Exercise directions ▸ Once you find the line that contains "632 | 0.302 |" in the entries below, give it again along with every following line, unchanged, through the final one.

Data excerpts ▸
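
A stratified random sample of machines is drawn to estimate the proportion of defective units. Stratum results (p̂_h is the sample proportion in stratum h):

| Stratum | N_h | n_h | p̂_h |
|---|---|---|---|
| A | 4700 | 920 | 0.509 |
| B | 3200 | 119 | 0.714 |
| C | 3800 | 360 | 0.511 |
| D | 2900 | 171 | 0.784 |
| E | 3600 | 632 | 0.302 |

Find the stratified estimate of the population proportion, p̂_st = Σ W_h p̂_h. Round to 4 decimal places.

p̂_st ≈ 0.5483

N = 18200; stratum weights W_h = N_h/N.
p̂_st = Σ W_h p̂_h = (4700·0.509 + 3200·0.714 + 3800·0.511 + 2900·0.784 + 3600·0.302)/18200 = 0.54834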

Your response ▸
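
| E | 3600 | 632 | 0.302 |

Find the stratified estimate of the population proportion, p̂_st = Σ W_h p̂_h. Round to 4 decimal places.

p̂_st ≈ 0.5483

N = 18200; stratum weights W_h = N_h/N.
p̂_st = Σ W_h p̂_h = (4700·0.509 + 3200·0.714 + 3800·0.511 + 2900·0.784 + 3600·0.302)/18200 = 0.54834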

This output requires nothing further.